--- Study material Enclosed Below ---
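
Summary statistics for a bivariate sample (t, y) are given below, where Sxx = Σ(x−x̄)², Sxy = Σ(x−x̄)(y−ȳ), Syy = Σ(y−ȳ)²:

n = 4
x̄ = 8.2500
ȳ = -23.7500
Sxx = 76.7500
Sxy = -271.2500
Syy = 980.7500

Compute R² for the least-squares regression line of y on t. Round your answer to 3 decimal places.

R² = Sxy²/(Sxx·Syy) = (-271.25)²/(76.75·980.75) = 0.977469

0.977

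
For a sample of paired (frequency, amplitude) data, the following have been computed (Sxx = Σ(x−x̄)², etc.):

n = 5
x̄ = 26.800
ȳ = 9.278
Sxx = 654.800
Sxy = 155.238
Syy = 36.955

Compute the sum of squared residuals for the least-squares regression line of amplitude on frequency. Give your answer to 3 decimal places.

0.152

b = Sxy/Sxx = 155.238/654.8 = 0.237077
SSE = Syy − b·Sxy = 36.955 − 0.237077·155.238 = 0.151645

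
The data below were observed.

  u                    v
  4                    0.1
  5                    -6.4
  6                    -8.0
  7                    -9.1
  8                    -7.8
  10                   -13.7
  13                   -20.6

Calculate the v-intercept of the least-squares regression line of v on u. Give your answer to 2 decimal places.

5.67

n = 7, Σx = 53, Σy = -65.5, Σxy = -610.5, Σx² = 459
Sxx = Σx² − (Σx)²/n = 459 − 401.285714 = 57.714286
Sxy = Σxy − (Σx)(Σy)/n = -610.5 − (-495.928571) = -114.571429
b = Sxy/Sxx = -114.571429/57.714286 = -1.985149
a = ȳ − b·x̄ = -9.357143 − (-1.985149)·7.571429 = 5.673267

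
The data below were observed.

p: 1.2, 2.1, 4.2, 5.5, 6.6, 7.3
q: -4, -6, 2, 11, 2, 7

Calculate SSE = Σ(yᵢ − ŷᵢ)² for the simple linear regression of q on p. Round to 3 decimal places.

n = 6, Σx = 26.9, Σy = 12, Σxy = 115.8, Σx² = 150.59, Σy² = 230
Sxx = Σx² − (Σx)²/n = 150.59 − 120.601667 = 29.988333
Sxy = Σxy − (Σx)(Σy)/n = 115.8 − 53.8 = 62
Syy = Σy² − (Σy)²/n = 230 − 24 = 206
b = Sxy/Sxx = 62/29.988333 = 2.067471
SSE = Syy − b·Sxy = 206 − 2.067471·62 = 77.816818

77.817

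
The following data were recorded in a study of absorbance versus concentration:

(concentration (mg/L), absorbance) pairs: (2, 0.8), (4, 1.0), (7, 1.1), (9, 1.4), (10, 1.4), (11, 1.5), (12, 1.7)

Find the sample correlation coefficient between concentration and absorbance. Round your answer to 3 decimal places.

n = 7, Σx = 55, Σy = 8.9, Σxy = 76.8, Σx² = 515, Σy² = 11.91
Sxx = Σx² − (Σx)²/n = 515 − 432.142857 = 82.857143
Sxy = Σxy − (Σx)(Σy)/n = 76.8 − 69.928571 = 6.871429
Syy = Σy² − (Σy)²/n = 11.91 − 11.315714 = 0.594286
r = Sxy/√(Sxx·Syy) = 6.871429/√(49.240816) = 6.871429/7.017180 = 0.979229

0.979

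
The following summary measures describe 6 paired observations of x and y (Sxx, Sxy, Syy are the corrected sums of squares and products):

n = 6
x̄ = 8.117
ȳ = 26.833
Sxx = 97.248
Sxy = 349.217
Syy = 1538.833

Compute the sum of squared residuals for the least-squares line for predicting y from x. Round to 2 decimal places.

284.80

b = Sxy/Sxx = 349.217/97.248 = 3.590994
SSE = Syy − b·Sxy = 1538.833 − 3.590994·349.217 = 284.796793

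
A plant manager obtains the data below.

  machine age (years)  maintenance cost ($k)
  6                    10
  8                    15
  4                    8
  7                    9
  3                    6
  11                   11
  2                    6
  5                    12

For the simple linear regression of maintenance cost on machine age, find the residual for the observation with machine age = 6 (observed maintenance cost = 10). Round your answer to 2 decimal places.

0.19

n = 8, Σx = 46, Σy = 77, Σxy = 486, Σx² = 324
Sxx = Σx² − (Σx)²/n = 324 − 264.5 = 59.5
Sxy = Σxy − (Σx)(Σy)/n = 486 − 442.75 = 43.25
b = Sxy/Sxx = 43.25/59.5 = 0.726891
a = ȳ − b·x̄ = 9.625 − 0.726891·5.75 = 5.445378
ŷ(6) = 5.445378 + 0.726891·6 = 9.806723
residual = y − ŷ = 10 − 9.806723 = 0.193277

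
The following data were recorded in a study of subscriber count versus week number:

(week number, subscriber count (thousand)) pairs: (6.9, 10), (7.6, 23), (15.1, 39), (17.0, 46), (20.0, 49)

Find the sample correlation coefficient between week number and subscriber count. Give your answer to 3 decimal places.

0.965

n = 5, Σx = 66.6, Σy = 167, Σxy = 2594.7, Σx² = 1022.38, Σy² = 6667
Sxx = Σx² − (Σx)²/n = 1022.38 − 887.112 = 135.268
Sxy = Σxy − (Σx)(Σy)/n = 2594.7 − 2224.44 = 370.26
Syy = Σy² − (Σy)²/n = 6667 − 5577.8 = 1089.2
r = Sxy/√(Sxx·Syy) = 370.26/√(147333.9056) = 370.26/383.840990 = 0.964618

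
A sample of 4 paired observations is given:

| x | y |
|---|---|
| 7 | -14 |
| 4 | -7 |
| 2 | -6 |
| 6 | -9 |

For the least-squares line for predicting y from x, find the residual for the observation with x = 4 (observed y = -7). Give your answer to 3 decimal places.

0.932

n = 4, Σx = 19, Σy = -36, Σxy = -192, Σx² = 105
Sxx = Σx² − (Σx)²/n = 105 − 90.25 = 14.75
Sxy = Σxy − (Σx)(Σy)/n = -192 − (-171) = -21
b = Sxy/Sxx = -21/14.75 = -1.423729
a = ȳ − b·x̄ = -9 − (-1.423729)·4.75 = -2.237288
ŷ(4) = -2.237288 + (-1.423729)·4 = -7.932203
residual = y − ŷ = -7 − (-7.932203) = 0.932203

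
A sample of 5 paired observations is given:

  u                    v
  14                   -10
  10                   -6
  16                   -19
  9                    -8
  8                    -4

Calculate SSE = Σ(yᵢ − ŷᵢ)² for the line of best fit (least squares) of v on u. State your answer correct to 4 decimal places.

n = 5, Σx = 57, Σy = -47, Σxy = -608, Σx² = 697, Σy² = 577
Sxx = Σx² − (Σx)²/n = 697 − 649.8 = 47.2
Sxy = Σxy − (Σx)(Σy)/n = -608 − (-535.8) = -72.2
Syy = Σy² − (Σy)²/n = 577 − 441.8 = 135.2
b = Sxy/Sxx = -72.2/47.2 = -1.529661
SSE = Syy − b·Sxy = 135.2 − (-1.529661)·(-72.2) = 24.758475

24.7585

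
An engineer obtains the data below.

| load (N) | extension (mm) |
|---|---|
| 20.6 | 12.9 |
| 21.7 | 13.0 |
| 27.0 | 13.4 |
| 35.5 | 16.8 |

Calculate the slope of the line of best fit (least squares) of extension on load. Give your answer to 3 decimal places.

0.261

n = 4, Σx = 104.8, Σy = 56.1, Σxy = 1506.04, Σx² = 2884.5
Sxx = Σx² − (Σx)²/n = 2884.5 − 2745.76 = 138.74
Sxy = Σxy − (Σx)(Σy)/n = 1506.04 − 1469.82 = 36.22
b = Sxy/Sxx = 36.22/138.74 = 0.261064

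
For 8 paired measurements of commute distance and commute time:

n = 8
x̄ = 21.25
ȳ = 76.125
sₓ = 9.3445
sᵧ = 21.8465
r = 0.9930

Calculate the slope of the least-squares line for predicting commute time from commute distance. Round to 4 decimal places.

2.3215

b = r · sᵧ/sₓ = 0.993 · 21.8465/9.3445 = 2.321534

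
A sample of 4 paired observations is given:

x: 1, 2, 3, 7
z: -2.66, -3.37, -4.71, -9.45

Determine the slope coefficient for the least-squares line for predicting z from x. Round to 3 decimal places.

n = 4, Σx = 13, Σy = -20.19, Σxy = -89.68, Σx² = 63
Sxx = Σx² − (Σx)²/n = 63 − 42.25 = 20.75
Sxy = Σxy − (Σx)(Σy)/n = -89.68 − (-65.6175) = -24.0625
b = Sxy/Sxx = -24.0625/20.75 = -1.159639

-1.160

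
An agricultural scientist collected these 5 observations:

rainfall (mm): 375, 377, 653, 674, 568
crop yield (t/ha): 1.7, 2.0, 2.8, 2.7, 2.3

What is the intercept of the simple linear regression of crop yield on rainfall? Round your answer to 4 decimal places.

n = 5, Σx = 2647, Σy = 11.5, Σxy = 6346.1, Σx² = 1486063
Sxx = Σx² − (Σx)²/n = 1486063 − 1401321.8 = 84741.2
Sxy = Σxy − (Σx)(Σy)/n = 6346.1 − 6088.1 = 258
b = Sxy/Sxx = 258/84741.2 = 0.003045
a = ȳ − b·x̄ = 2.3 − 0.003045·529.4 = 0.688208

0.6882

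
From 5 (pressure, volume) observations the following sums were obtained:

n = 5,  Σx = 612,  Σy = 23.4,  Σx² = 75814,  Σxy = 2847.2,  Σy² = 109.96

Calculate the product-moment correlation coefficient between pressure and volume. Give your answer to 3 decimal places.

Sxx = Σx² − (Σx)²/n = 75814 − 74908.8 = 905.2
Sxy = Σxy − (Σx)(Σy)/n = 2847.2 − 2864.16 = -16.96
Syy = Σy² − (Σy)²/n = 109.96 − 109.512 = 0.448
r = Sxy/√(Sxx·Syy) = -16.96/√(405.5296) = -16.96/20.137766 = -0.842199

-0.842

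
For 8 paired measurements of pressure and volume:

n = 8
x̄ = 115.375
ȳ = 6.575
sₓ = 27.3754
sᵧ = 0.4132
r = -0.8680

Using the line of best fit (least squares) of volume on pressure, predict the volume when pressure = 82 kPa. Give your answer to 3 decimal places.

b = r · sᵧ/sₓ = -0.868 · 0.4132/27.3754 = -0.013101
a = ȳ − b·x̄ = 6.575 − (-0.013101)·115.375 = 8.086580
ŷ(82) = a + b·82 = 8.086580 + (-0.013101)·82 = 7.012261

7.012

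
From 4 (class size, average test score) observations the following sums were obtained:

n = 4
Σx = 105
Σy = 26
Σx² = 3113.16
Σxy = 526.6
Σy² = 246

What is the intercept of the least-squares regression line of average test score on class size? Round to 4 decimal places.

17.9661

Sxx = Σx² − (Σx)²/n = 3113.16 − 2756.25 = 356.91
Sxy = Σxy − (Σx)(Σy)/n = 526.6 − 682.5 = -155.9
b = Sxy/Sxx = -155.9/356.91 = -0.436805
a = ȳ − b·x̄ = 6.5 − (-0.436805)·26.25 = 17.966126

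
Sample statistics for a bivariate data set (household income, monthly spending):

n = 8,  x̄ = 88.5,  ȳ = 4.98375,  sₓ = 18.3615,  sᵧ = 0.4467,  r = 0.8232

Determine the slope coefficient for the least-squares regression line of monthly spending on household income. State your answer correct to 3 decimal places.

0.020

b = r · sᵧ/sₓ = 0.8232 · 0.4467/18.3615 = 0.020027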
--- End of Enclosed Study material ---
What is being asked: Reproduce the entries above exactly, but only the lines between the line holding "An agricultural scientist" and the line holding "Sample statistics for", inclusive.

Exercise response:
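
An agricultural scientist collected these 5 observations:

rainfall (mm): 375, 377, 653, 674, 568
crop yield (t/ha): 1.7, 2.0, 2.8, 2.7, 2.3

What is the intercept of the simple linear regression of crop yield on rainfall? Round your answer to 4 decimal places.

n = 5, Σx = 2647, Σy = 11.5, Σxy = 6346.1, Σx² = 1486063
Sxx = Σx² − (Σx)²/n = 1486063 − 1401321.8 = 84741.2
Sxy = Σxy − (Σx)(Σy)/n = 6346.1 − 6088.1 = 258
b = Sxy/Sxx = 258/84741.2 = 0.003045
a = ȳ − b·x̄ = 2.3 − 0.003045·529.4 = 0.688208

0.6882

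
From 5 (pressure, volume) observations the following sums were obtained:

n = 5,  Σx = 612,  Σy = 23.4,  Σx² = 75814,  Σxy = 2847.2,  Σy² = 109.96

Calculate the product-moment correlation coefficient between pressure and volume. Give your answer to 3 decimal places.

Sxx = Σx² − (Σx)²/n = 75814 − 74908.8 = 905.2
Sxy = Σxy − (Σx)(Σy)/n = 2847.2 − 2864.16 = -16.96
Syy = Σy² − (Σy)²/n = 109.96 − 109.512 = 0.448
r = Sxy/√(Sxx·Syy) = -16.96/√(405.5296) = -16.96/20.137766 = -0.842199

-0.842

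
For 8 paired measurements of pressure and volume:

n = 8
x̄ = 115.375
ȳ = 6.575
sₓ = 27.3754
sᵧ = 0.4132
r = -0.8680

Using the line of best fit (least squares) of volume on pressure, predict the volume when pressure = 82 kPa. Give your answer to 3 decimal places.

b = r · sᵧ/sₓ = -0.868 · 0.4132/27.3754 = -0.013101
a = ȳ − b·x̄ = 6.575 − (-0.013101)·115.375 = 8.086580
ŷ(82) = a + b·82 = 8.086580 + (-0.013101)·82 = 7.012261

7.012

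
From 4 (class size, average test score) observations the following sums were obtained:

n = 4
Σx = 105
Σy = 26
Σx² = 3113.16
Σxy = 526.6
Σy² = 246

What is the intercept of the least-squares regression line of average test score on class size? Round to 4 decimal places.

17.9661

Sxx = Σx² − (Σx)²/n = 3113.16 − 2756.25 = 356.91
Sxy = Σxy − (Σx)(Σy)/n = 526.6 − 682.5 = -155.9
b = Sxy/Sxx = -155.9/356.91 = -0.436805
a = ȳ − b·x̄ = 6.5 − (-0.436805)·26.25 = 17.966126

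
Sample statistics for a bivariate data set (household income, monthly spending):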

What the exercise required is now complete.